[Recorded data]
══════

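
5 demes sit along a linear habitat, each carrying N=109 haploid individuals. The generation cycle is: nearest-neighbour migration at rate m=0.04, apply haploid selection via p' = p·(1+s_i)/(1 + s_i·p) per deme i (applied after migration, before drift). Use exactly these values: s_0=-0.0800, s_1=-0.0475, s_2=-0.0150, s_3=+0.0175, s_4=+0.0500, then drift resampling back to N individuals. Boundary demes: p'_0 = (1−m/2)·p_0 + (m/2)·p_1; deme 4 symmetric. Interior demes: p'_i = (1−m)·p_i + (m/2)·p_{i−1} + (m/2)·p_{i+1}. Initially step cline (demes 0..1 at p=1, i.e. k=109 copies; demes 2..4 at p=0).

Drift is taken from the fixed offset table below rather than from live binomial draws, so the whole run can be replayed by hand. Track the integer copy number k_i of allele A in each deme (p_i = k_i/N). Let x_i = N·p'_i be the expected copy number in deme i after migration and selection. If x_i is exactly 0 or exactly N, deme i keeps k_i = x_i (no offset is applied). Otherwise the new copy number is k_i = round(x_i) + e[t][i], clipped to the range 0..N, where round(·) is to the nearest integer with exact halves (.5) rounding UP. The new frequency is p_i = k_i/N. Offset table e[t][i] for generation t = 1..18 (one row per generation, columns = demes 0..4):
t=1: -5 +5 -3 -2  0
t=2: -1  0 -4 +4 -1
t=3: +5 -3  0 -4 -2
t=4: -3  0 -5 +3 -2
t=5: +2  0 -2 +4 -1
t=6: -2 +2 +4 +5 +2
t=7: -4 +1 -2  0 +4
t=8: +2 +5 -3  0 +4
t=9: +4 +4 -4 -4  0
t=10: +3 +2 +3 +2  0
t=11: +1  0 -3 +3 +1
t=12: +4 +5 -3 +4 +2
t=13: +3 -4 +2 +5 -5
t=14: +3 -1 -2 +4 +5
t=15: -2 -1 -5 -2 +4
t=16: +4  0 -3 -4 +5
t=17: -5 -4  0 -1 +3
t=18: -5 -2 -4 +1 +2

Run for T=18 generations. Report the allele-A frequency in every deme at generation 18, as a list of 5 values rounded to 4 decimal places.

t=0: k=[109 109 0 0 0]
t=1: x=[109.0000 106.7136 2.1479 0.0000 0.0000] k=[109 109 0 0 0]
t=2: x=[109.0000 106.7136 2.1479 0.0000 0.0000] k=[109 107 0 0 0]
t=3: x=[108.9565 104.7036 2.1085 0.0000 0.0000] k=[109 102 2 0 0]
t=4: x=[108.8478 99.7357 3.9027 0.0407 0.0000] k=[106 100 0 3 0]
t=5: x=[105.6171 97.6340 2.0297 2.9290 0.0630] k=[108 98 0 7 0]
t=6: x=[107.6969 95.6814 2.0691 6.8302 0.1470] k=[106 98 6 12 2]
t=7: x=[105.5739 95.7644 7.8492 11.8622 2.3077] k=[102 97 6 12 6]
t=8: x=[101.3261 94.6857 7.8295 11.9433 6.4080] k=[103 100 5 12 10]
t=9: x=[102.4447 97.6756 6.9411 12.0041 10.4937] k=[106 102 3 8 10]
t=10: x=[105.6604 99.6941 5.0073 8.0687 10.4104] k=[109 102 8 10 10]
t=11: x=[108.8478 99.8607 9.7846 10.1181 10.4521] k=[109 100 7 13 11]
t=12: x=[108.8044 97.8419 8.8562 13.0378 11.5336] k=[109 103 6 17 14]
t=13: x=[108.8696 100.8193 8.0466 16.9671 14.6684] k=[109 97 10 22 10]
t=14: x=[108.7392 94.9138 11.8198 21.8212 10.7017] k=[109 94 10 26 16]
t=15: x=[108.6740 91.9311 11.8396 25.8203 16.8845] k=[107 91 7 24 21]
t=16: x=[106.4829 88.8530 8.8957 23.9224 21.9014] k=[109 89 6 20 27]
t=17: x=[108.5654 86.8948 7.8295 20.1433 27.8597] k=[104 83 8 19 31]
t=18: x=[103.1341 80.9175 9.5870 19.2939 31.8486] k=[98 79 6 20 34]

[0.8991, 0.7248, 0.0550, 0.1835, 0.3119]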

══════

§ **TASK DETAILS**
Your answer consists solely of the lines from the top of the records above through the line that contains "t=18: -5 -2 -4 +1 +2", each echoed exactly.

§ **EXPECTED ANSWER**
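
5 demes sit along a linear habitat, each carrying N=109 haploid individuals. The generation cycle is: nearest-neighbour migration at rate m=0.04, apply haploid selection via p' = p·(1+s_i)/(1 + s_i·p) per deme i (applied after migration, before drift). Use exactly these values: s_0=-0.0800, s_1=-0.0475, s_2=-0.0150, s_3=+0.0175, s_4=+0.0500, then drift resampling back to N individuals. Boundary demes: p'_0 = (1−m/2)·p_0 + (m/2)·p_1; deme 4 symmetric. Interior demes: p'_i = (1−m)·p_i + (m/2)·p_{i−1} + (m/2)·p_{i+1}. Initially step cline (demes 0..1 at p=1, i.e. k=109 copies; demes 2..4 at p=0).

Drift is taken from the fixed offset table below rather than from live binomial draws, so the whole run can be replayed by hand. Track the integer copy number k_i of allele A in each deme (p_i = k_i/N). Let x_i = N·p'_i be the expected copy number in deme i after migration and selection. If x_i is exactly 0 or exactly N, deme i keeps k_i = x_i (no offset is applied). Otherwise the new copy number is k_i = round(x_i) + e[t][i], clipped to the range 0..N, where round(·) is to the nearest integer with exact halves (.5) rounding UP. The new frequency is p_i = k_i/N. Offset table e[t][i] for generation t = 1..18 (one row per generation, columns = demes 0..4):
t=1: -5 +5 -3 -2  0
t=2: -1  0 -4 +4 -1
t=3: +5 -3  0 -4 -2
t=4: -3  0 -5 +3 -2
t=5: +2  0 -2 +4 -1
t=6: -2 +2 +4 +5 +2
t=7: -4 +1 -2  0 +4
t=8: +2 +5 -3  0 +4
t=9: +4 +4 -4 -4  0
t=10: +3 +2 +3 +2  0
t=11: +1  0 -3 +3 +1
t=12: +4 +5 -3 +4 +2
t=13: +3 -4 +2 +5 -5
t=14: +3 -1 -2 +4 +5
t=15: -2 -1 -5 -2 +4
t=16: +4  0 -3 -4 +5
t=17: -5 -4  0 -1 +3
t=18: -5 -2 -4 +1 +2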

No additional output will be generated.